:: SOURCE MATERIAL
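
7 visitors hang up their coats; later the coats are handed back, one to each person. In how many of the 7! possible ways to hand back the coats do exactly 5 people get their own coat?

21

Pick the 5 fixed positions: C(7,5) = 21 ways.
The remaining 2 must be deranged: !2 = 1.
Total: 21 × 1 = 21.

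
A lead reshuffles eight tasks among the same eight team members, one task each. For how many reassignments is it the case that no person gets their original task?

Use !n = n·!(n-1) + (-1)^n.
!8 = 8·1854 + 1 = 14833

14833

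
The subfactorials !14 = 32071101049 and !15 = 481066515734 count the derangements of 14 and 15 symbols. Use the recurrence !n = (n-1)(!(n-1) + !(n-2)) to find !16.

!16 = (16-1)·(!15 + !14) = 15·(481066515734 + 32071101049) = 15·513137616783 = 7697064251745.

7697064251745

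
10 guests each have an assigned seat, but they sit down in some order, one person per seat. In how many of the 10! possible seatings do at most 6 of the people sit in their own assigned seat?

3628514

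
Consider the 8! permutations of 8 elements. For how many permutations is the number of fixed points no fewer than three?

3235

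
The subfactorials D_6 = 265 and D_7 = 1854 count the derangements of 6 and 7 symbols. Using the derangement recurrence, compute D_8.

14833

D_8 = (8-1)·(D_7 + D_6) = 7·(1854 + 265) = 7·2119 = 14833.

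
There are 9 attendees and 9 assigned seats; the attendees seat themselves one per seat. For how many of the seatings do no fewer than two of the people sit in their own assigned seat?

95887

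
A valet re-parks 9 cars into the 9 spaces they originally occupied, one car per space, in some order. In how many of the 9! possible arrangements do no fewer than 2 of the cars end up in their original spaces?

# with exactly i fixed is C(9,i)·!(9-i); sum over i=2..9:
  i=2: C(9,2)·!7 = 36·1854 = 66744
  i=3: C(9,3)·!6 = 84·265 = 22260
  i=4: C(9,4)·!5 = 126·44 = 5544
  i=5: C(9,5)·!4 = 126·9 = 1134
  i=6: C(9,6)·!3 = 84·2 = 168
  i=7: C(9,7)·!2 = 36·1 = 36
  i=8: C(9,8)·!1 = 9·0 = 0
  i=9: C(9,9)·!0 = 1·1 = 1
Total = 95887.

95887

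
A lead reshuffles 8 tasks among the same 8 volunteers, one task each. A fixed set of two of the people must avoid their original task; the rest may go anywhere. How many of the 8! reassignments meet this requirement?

30960

Inclusion-exclusion on the 2 forbidden self-matches:
Σ_{j=0}^{2} (-1)^j C(2,j)(8-j)!
= C(2,0)·8! - C(2,1)·7! + C(2,2)·6!
= 40320 - 10080 + 720
= 30960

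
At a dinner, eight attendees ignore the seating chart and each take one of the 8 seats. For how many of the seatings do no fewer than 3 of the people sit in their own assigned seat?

3235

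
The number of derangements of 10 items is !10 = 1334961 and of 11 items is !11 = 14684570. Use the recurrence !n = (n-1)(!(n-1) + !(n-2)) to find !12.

176214841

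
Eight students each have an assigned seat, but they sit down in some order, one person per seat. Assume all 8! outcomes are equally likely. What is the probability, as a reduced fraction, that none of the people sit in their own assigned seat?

Favorable outcomes: !8 = 14833.
Total outcomes: 8! = 40320.
Probability = 14833/40320 = 2119/5760.

2119/5760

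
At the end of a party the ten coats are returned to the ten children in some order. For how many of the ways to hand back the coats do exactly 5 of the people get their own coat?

Pick the 5 fixed positions: C(10,5) = 252 ways.
The other 5 form a derangement: !5 = 44.
Total: 252 × 44 = 11088.

11088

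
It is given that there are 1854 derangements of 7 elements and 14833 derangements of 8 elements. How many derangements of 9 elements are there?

!9 = (9-1)·(!8 + !7) = 8·(14833 + 1854) = 8·16687 = 133496.

133496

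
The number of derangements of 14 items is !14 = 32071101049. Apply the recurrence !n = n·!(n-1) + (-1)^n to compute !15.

481066515734

!15 = 15·32071101049 - 1 = 481066515734.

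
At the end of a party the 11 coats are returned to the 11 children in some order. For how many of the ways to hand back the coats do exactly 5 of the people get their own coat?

122430

Choose which 5 of the 11 are fixed: C(11,5) = 462.
The remaining 6 must be deranged: !6 = 265.
Total: 462 × 265 = 122430.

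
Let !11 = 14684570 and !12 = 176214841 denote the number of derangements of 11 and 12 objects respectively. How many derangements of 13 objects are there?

2290792932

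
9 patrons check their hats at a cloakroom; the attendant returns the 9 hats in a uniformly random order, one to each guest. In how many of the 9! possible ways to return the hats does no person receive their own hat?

133496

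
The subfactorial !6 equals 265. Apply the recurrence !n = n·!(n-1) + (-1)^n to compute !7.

!7 = 7·265 - 1 = 1854.

1854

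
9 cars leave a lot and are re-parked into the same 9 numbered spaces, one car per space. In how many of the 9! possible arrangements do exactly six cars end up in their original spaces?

168

Pick the 6 fixed positions: C(9,6) = 84 ways.
The other 3 form a derangement: !3 = 2.
Total: 84 × 2 = 168.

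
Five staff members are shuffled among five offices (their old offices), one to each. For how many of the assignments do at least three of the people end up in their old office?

11

# with exactly i fixed is C(5,i)·!(5-i); sum over i=3..5:
  i=3: C(5,3)·!2 = 10·1 = 10
  i=4: C(5,4)·!1 = 5·0 = 0
  i=5: C(5,5)·!0 = 1·1 = 1
Total = 11.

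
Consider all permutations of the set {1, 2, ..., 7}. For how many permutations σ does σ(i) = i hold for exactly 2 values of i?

Choose which 2 of the 7 are fixed: C(7,2) = 21.
The remaining 5 must be deranged: !5 = 44.
Total: 21 × 44 = 924.

924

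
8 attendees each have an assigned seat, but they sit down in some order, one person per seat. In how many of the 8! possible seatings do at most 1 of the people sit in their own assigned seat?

# with exactly i fixed is C(8,i)·!(8-i); sum over i=0..1:
  i=0: C(8,0)·!8 = 1·14833 = 14833
  i=1: C(8,1)·!7 = 8·1854 = 14832
Total = 29665.

29665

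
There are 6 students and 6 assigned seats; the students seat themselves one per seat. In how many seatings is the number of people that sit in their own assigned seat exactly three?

40

Choose which 3 of the 6 are fixed: C(6,3) = 20.
The remaining 3 must be deranged: !3 = 2.
Total: 20 × 2 = 40.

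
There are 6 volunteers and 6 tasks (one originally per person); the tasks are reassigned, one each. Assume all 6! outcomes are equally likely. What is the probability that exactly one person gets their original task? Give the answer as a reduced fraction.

Favorable outcomes: C(6,1)·!5 = 6·44 = 264.
Total outcomes: 6! = 720.
Probability = 264/720 = 11/30.

11/30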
::::
◆ EXERCISE DESCRIPTION:
Word for word, restate the material above.

◆ SOLUTION FOR THIS EXERCISE:
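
7 visitors hang up their coats; later the coats are handed back, one to each person. In how many of the 7! possible ways to hand back the coats do exactly 5 people get their own coat?

21

Pick the 5 fixed positions: C(7,5) = 21 ways.
The remaining 2 must be deranged: !2 = 1.
Total: 21 × 1 = 21.

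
A lead reshuffles eight tasks among the same eight team members, one task each. For how many reassignments is it the case that no person gets their original task?

Use !n = n·!(n-1) + (-1)^n.
!8 = 8·1854 + 1 = 14833

14833

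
The subfactorials !14 = 32071101049 and !15 = 481066515734 count the derangements of 14 and 15 symbols. Use the recurrence !n = (n-1)(!(n-1) + !(n-2)) to find !16.

!16 = (16-1)·(!15 + !14) = 15·(481066515734 + 32071101049) = 15·513137616783 = 7697064251745.

7697064251745

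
10 guests each have an assigned seat, but they sit down in some order, one person per seat. In how many of the 10! possible seatings do at most 6 of the people sit in their own assigned seat?

3628514

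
Consider the 8! permutations of 8 elements. For how many permutations is the number of fixed points no fewer than three?

3235

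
The subfactorials D_6 = 265 and D_7 = 1854 count the derangements of 6 and 7 symbols. Using the derangement recurrence, compute D_8.

14833

D_8 = (8-1)·(D_7 + D_6) = 7·(1854 + 265) = 7·2119 = 14833.

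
There are 9 attendees and 9 assigned seats; the attendees seat themselves one per seat. For how many of the seatings do no fewer than two of the people sit in their own assigned seat?

95887

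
A valet re-parks 9 cars into the 9 spaces they originally occupied, one car per space, in some order. In how many of the 9! possible arrangements do no fewer than 2 of the cars end up in their original spaces?

# with exactly i fixed is C(9,i)·!(9-i); sum over i=2..9:
  i=2: C(9,2)·!7 = 36·1854 = 66744
  i=3: C(9,3)·!6 = 84·265 = 22260
  i=4: C(9,4)·!5 = 126·44 = 5544
  i=5: C(9,5)·!4 = 126·9 = 1134
  i=6: C(9,6)·!3 = 84·2 = 168
  i=7: C(9,7)·!2 = 36·1 = 36
  i=8: C(9,8)·!1 = 9·0 = 0
  i=9: C(9,9)·!0 = 1·1 = 1
Total = 95887.

95887

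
A lead reshuffles 8 tasks among the same 8 volunteers, one task each. A fixed set of two of the people must avoid their original task; the rest may go anywhere. How many of the 8! reassignments meet this requirement?

30960

Inclusion-exclusion on the 2 forbidden self-matches:
Σ_{j=0}^{2} (-1)^j C(2,j)(8-j)!
= C(2,0)·8! - C(2,1)·7! + C(2,2)·6!
= 40320 - 10080 + 720
= 30960

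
At a dinner, eight attendees ignore the seating chart and each take one of the 8 seats. For how many of the seatings do no fewer than 3 of the people sit in their own assigned seat?

3235

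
The number of derangements of 10 items is !10 = 1334961 and of 11 items is !11 = 14684570. Use the recurrence !n = (n-1)(!(n-1) + !(n-2)) to find !12.

176214841

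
Eight students each have an assigned seat, but they sit down in some order, one person per seat. Assume all 8! outcomes are equally likely. What is the probability, as a reduced fraction, that none of the people sit in their own assigned seat?

Favorable outcomes: !8 = 14833.
Total outcomes: 8! = 40320.
Probability = 14833/40320 = 2119/5760.

2119/5760

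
At the end of a party the ten coats are returned to the ten children in some order. For how many of the ways to hand back the coats do exactly 5 of the people get their own coat?

Pick the 5 fixed positions: C(10,5) = 252 ways.
The other 5 form a derangement: !5 = 44.
Total: 252 × 44 = 11088.

11088

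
It is given that there are 1854 derangements of 7 elements and 14833 derangements of 8 elements. How many derangements of 9 elements are there?

!9 = (9-1)·(!8 + !7) = 8·(14833 + 1854) = 8·16687 = 133496.

133496

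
The number of derangements of 14 items is !14 = 32071101049. Apply the recurrence !n = n·!(n-1) + (-1)^n to compute !15.

481066515734

!15 = 15·32071101049 - 1 = 481066515734.

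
At the end of a party the 11 coats are returned to the 11 children in some order. For how many of the ways to hand back the coats do exactly 5 of the people get their own coat?

122430

Choose which 5 of the 11 are fixed: C(11,5) = 462.
The remaining 6 must be deranged: !6 = 265.
Total: 462 × 265 = 122430.

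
Let !11 = 14684570 and !12 = 176214841 denote the number of derangements of 11 and 12 objects respectively. How many derangements of 13 objects are there?

2290792932

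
9 patrons check their hats at a cloakroom; the attendant returns the 9 hats in a uniformly random order, one to each guest. In how many of the 9! possible ways to return the hats does no person receive their own hat?

133496

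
The subfactorial !6 equals 265. Apply the recurrence !n = n·!(n-1) + (-1)^n to compute !7.

!7 = 7·265 - 1 = 1854.

1854

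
9 cars leave a lot and are re-parked into the same 9 numbered spaces, one car per space. In how many of the 9! possible arrangements do exactly six cars end up in their original spaces?

168

Pick the 6 fixed positions: C(9,6) = 84 ways.
The other 3 form a derangement: !3 = 2.
Total: 84 × 2 = 168.

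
Five staff members are shuffled among five offices (their old offices), one to each. For how many of the assignments do at least three of the people end up in their old office?

11

# with exactly i fixed is C(5,i)·!(5-i); sum over i=3..5:
  i=3: C(5,3)·!2 = 10·1 = 10
  i=4: C(5,4)·!1 = 5·0 = 0
  i=5: C(5,5)·!0 = 1·1 = 1
Total = 11.

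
Consider all permutations of the set {1, 2, ..., 7}. For how many permutations σ does σ(i) = i hold for exactly 2 values of i?

Choose which 2 of the 7 are fixed: C(7,2) = 21.
The remaining 5 must be deranged: !5 = 44.
Total: 21 × 44 = 924.

924

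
8 attendees each have an assigned seat, but they sit down in some order, one person per seat. In how many of the 8! possible seatings do at most 1 of the people sit in their own assigned seat?

# with exactly i fixed is C(8,i)·!(8-i); sum over i=0..1:
  i=0: C(8,0)·!8 = 1·14833 = 14833
  i=1: C(8,1)·!7 = 8·1854 = 14832
Total = 29665.

29665

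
There are 6 students and 6 assigned seats; the students seat themselves one per seat. In how many seatings is the number of people that sit in their own assigned seat exactly three?

40

Choose which 3 of the 6 are fixed: C(6,3) = 20.
The remaining 3 must be deranged: !3 = 2.
Total: 20 × 2 = 40.

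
There are 6 volunteers and 6 tasks (one originally per person); the tasks are reassigned, one each. Assume all 6! outcomes are equally likely. What is the probability that exactly one person gets their original task? Give the answer as a reduced fraction.

Favorable outcomes: C(6,1)·!5 = 6·44 = 264.
Total outcomes: 6! = 720.
Probability = 264/720 = 11/30.

11/30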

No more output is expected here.